About this task: Search term "What": copy each line of the records that contains it.

Material provided:

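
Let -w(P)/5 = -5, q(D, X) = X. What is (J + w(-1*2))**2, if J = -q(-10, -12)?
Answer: 1369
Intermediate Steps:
w(P) = 25 (w(P) = -5*(-5) = 25)
J = 12 (J = -1*(-12) = 12)
(J + w(-1*2))**2 = (12 + 25)**2 = 37**2 = 1369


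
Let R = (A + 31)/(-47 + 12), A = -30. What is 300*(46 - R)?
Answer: 96660/7 ≈ 13809.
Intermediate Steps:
R = -1/35 (R = (-30 + 31)/(-47 + 12) = 1/(-35) = 1*(-1/35) = -1/35 ≈ -0.028571)
300*(46 - R) = 300*(46 - 1*(-1/35)) = 300*(46 + 1/35) = 300*(1611/35) = 96660/7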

Written response:
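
Let -w(P)/5 = -5, q(D, X) = X. What is (J + w(-1*2))**2, if J = -q(-10, -12)?
Let R = (A + 31)/(-47 + 12), A = -30. What is 300*(46 - R)?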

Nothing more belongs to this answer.